• REQUIRED WORK
Give the number of lines in the entries below that contain "Student". Write nothing besides it.

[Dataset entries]
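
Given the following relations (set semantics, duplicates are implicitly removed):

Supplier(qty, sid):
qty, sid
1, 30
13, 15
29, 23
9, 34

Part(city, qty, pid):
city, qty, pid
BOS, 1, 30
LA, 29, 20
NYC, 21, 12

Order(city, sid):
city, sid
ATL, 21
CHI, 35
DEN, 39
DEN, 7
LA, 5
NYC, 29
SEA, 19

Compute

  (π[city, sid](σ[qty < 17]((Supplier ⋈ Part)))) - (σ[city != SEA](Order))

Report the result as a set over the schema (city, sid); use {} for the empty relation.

{(BOS, 30)}

Joining Supplier and Part on qty yields {(1, 30, BOS, 30), (29, 23, LA, 20)}.
Filtering on qty < 17 leaves {(1, 30, BOS, 30)}.
Keep only column(s) city, sid: {(BOS, 30)}
Filtering on city != SEA leaves {(ATL, 21), (CHI, 35), (DEN, 39), (DEN, 7), (LA, 5), (NYC, 29)}.
Set difference of the two operands is {(BOS, 30)}.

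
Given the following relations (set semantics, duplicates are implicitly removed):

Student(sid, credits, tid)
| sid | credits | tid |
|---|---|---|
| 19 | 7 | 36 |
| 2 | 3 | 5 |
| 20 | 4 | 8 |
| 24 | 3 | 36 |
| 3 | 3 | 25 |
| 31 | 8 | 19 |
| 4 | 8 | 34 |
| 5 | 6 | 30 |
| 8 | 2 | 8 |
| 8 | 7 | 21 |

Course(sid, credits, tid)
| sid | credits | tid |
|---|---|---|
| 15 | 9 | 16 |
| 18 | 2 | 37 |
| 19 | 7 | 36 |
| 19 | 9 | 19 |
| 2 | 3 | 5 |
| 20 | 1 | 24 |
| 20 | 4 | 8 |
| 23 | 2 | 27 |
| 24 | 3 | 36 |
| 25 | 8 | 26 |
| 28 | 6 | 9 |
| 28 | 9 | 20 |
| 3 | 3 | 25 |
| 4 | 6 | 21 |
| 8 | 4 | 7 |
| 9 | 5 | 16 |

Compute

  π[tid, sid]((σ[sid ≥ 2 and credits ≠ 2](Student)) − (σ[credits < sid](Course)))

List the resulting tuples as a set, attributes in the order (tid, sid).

{(19, 31), (21, 8), (25, 3), (30, 5), (34, 4), (5, 2)}

Filtering on sid ≥ 2 and credits ≠ 2 leaves {(19, 7, 36), (2, 3, 5), (20, 4, 8), (24, 3, 36), (3, 3, 25), (31, 8, 19), (4, 8, 34), (5, 6, 30), (8, 7, 21)}.
Filtering on credits < sid leaves {(15, 9, 16), (18, 2, 37), (19, 7, 36), (19, 9, 19), (20, 1, 24), (20, 4, 8), (23, 2, 27), (24, 3, 36), (25, 8, 26), (28, 6, 9), (28, 9, 20), (8, 4, 7), (9, 5, 16)}.
Taking the difference: {(2, 3, 5), (3, 3, 25), (31, 8, 19), (4, 8, 34), (5, 6, 30), (8, 7, 21)}
π_{tid, sid} gives {(19, 31), (21, 8), (25, 3), (30, 5), (34, 4), (5, 2)}.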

• ANSWER TO THIS EXERCISE
2